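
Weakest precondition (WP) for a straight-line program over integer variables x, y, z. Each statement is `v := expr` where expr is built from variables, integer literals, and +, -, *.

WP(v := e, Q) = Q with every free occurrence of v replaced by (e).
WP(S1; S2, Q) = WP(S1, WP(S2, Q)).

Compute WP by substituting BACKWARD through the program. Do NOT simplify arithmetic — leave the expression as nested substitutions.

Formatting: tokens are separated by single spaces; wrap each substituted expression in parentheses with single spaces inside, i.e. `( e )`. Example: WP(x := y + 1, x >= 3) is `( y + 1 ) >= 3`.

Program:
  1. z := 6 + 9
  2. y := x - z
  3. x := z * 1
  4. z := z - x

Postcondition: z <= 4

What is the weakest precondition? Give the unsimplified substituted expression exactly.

post: z <= 4
stmt 4: z := z - x  -- replace 1 occurrence(s) of z with (z - x)
  => ( z - x ) <= 4
stmt 3: x := z * 1  -- replace 1 occurrence(s) of x with (z * 1)
  => ( z - ( z * 1 ) ) <= 4
stmt 2: y := x - z  -- replace 0 occurrence(s) of y with (x - z)
  => ( z - ( z * 1 ) ) <= 4
stmt 1: z := 6 + 9  -- replace 2 occurrence(s) of z with (6 + 9)
  => ( ( 6 + 9 ) - ( ( 6 + 9 ) * 1 ) ) <= 4

Answer: ( ( 6 + 9 ) - ( ( 6 + 9 ) * 1 ) ) <= 4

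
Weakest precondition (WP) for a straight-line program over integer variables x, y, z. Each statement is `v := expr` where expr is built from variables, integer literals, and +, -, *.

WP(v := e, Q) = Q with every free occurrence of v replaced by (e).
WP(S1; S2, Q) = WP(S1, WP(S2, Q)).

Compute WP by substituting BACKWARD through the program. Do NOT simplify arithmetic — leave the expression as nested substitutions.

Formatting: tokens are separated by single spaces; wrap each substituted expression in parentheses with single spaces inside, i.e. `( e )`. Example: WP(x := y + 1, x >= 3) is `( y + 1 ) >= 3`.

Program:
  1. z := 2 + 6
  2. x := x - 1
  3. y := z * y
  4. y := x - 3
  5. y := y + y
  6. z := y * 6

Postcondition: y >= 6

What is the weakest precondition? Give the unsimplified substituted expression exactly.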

__________________________________________________

Each and every record above needs writing out exactly.

◆ **RESULT FOR THIS TASK**:
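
Weakest precondition (WP) for a straight-line program over integer variables x, y, z. Each statement is `v := expr` where expr is built from variables, integer literals, and +, -, *.

WP(v := e, Q) = Q with every free occurrence of v replaced by (e).
WP(S1; S2, Q) = WP(S1, WP(S2, Q)).

Compute WP by substituting BACKWARD through the program. Do NOT simplify arithmetic — leave the expression as nested substitutions.

Formatting: tokens are separated by single spaces; wrap each substituted expression in parentheses with single spaces inside, i.e. `( e )`. Example: WP(x := y + 1, x >= 3) is `( y + 1 ) >= 3`.

Program:
  1. z := 6 + 9
  2. y := x - z
  3. x := z * 1
  4. z := z - x

Postcondition: z <= 4

What is the weakest precondition? Give the unsimplified substituted expression exactly.

post: z <= 4
stmt 4: z := z - x  -- replace 1 occurrence(s) of z with (z - x)
  => ( z - x ) <= 4
stmt 3: x := z * 1  -- replace 1 occurrence(s) of x with (z * 1)
  => ( z - ( z * 1 ) ) <= 4
stmt 2: y := x - z  -- replace 0 occurrence(s) of y with (x - z)
  => ( z - ( z * 1 ) ) <= 4
stmt 1: z := 6 + 9  -- replace 2 occurrence(s) of z with (6 + 9)
  => ( ( 6 + 9 ) - ( ( 6 + 9 ) * 1 ) ) <= 4

Answer: ( ( 6 + 9 ) - ( ( 6 + 9 ) * 1 ) ) <= 4

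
Weakest precondition (WP) for a straight-line program over integer variables x, y, z. Each statement is `v := expr` where expr is built from variables, integer literals, and +, -, *.

WP(v := e, Q) = Q with every free occurrence of v replaced by (e).
WP(S1; S2, Q) = WP(S1, WP(S2, Q)).

Compute WP by substituting BACKWARD through the program. Do NOT simplify arithmetic — leave the expression as nested substitutions.

Formatting: tokens are separated by single spaces; wrap each substituted expression in parentheses with single spaces inside, i.e. `( e )`. Example: WP(x := y + 1, x >= 3) is `( y + 1 ) >= 3`.

Program:
  1. z := 2 + 6
  2. x := x - 1
  3. y := z * y
  4. y := x - 3
  5. y := y + y
  6. z := y * 6

Postcondition: y >= 6

What is the weakest precondition? Give the unsimplified substituted expression exactly.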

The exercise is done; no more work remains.